=== What you are asked to do ===
Count how many lines in the data hold "surface". Only the number.

**** Supplied material

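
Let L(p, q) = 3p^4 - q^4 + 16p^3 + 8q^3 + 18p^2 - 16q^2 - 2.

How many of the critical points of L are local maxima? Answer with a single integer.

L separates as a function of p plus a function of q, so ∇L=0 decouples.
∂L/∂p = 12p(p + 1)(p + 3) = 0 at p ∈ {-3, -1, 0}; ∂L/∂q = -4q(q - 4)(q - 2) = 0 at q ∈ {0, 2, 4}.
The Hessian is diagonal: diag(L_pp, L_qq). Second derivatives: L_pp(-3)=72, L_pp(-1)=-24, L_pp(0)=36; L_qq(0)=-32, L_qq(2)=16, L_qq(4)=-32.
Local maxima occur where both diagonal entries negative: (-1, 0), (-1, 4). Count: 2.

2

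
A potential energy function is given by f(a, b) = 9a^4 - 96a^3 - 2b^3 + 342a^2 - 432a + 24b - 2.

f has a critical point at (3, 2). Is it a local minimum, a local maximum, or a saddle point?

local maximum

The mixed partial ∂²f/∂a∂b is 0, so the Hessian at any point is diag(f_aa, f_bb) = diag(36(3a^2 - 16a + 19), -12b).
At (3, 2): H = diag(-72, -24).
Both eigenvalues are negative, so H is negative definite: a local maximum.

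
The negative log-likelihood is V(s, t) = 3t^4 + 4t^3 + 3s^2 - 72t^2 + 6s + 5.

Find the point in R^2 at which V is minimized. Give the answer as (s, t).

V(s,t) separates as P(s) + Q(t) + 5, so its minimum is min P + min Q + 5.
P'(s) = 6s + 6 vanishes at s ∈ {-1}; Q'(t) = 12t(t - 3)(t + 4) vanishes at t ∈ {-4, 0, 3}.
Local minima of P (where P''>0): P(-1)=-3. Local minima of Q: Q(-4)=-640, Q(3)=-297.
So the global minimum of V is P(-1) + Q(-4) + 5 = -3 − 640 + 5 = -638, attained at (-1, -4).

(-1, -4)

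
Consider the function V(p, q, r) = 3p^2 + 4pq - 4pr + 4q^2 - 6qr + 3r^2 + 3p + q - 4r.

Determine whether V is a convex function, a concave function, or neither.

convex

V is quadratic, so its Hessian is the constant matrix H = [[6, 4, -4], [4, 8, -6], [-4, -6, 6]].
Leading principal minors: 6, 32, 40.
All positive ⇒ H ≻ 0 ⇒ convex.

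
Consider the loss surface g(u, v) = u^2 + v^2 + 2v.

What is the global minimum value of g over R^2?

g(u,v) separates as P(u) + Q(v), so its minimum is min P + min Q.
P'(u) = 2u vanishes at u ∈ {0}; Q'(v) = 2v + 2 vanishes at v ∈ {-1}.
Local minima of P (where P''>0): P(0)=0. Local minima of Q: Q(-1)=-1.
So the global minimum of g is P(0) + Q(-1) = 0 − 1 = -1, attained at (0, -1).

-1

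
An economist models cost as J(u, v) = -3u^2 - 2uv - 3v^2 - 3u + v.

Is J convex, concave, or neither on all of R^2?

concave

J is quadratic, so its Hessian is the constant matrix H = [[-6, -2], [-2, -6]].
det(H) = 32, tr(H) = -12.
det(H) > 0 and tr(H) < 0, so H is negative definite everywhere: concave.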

********
**** Supplied material

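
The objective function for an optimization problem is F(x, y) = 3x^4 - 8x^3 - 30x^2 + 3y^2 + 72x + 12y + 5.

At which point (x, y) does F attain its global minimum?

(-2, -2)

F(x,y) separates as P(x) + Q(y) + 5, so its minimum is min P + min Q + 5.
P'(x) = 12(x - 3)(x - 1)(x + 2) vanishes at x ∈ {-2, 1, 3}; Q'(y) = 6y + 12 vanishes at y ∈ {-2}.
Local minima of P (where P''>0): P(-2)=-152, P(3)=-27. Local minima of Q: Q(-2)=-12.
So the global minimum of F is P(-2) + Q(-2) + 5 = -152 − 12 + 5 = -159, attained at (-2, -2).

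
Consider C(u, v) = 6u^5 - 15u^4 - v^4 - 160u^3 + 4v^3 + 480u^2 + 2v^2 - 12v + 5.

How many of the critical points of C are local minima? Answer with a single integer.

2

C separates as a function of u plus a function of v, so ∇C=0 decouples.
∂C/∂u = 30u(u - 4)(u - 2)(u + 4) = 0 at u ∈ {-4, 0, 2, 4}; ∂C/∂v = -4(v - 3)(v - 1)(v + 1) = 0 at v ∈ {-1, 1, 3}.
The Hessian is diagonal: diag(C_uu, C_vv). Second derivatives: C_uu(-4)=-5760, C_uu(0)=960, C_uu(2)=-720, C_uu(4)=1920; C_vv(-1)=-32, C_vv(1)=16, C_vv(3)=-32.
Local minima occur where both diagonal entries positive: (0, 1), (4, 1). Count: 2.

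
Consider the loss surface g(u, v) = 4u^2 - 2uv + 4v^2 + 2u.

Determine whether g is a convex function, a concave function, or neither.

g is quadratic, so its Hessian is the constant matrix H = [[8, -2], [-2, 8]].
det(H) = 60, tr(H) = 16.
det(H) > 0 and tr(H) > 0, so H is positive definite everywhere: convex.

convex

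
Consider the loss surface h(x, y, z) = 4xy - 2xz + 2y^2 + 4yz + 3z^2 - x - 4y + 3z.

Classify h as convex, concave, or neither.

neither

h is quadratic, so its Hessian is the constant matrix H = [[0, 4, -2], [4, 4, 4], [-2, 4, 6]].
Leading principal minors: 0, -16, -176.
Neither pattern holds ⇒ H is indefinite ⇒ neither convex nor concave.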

********

=== Expected answer ===
3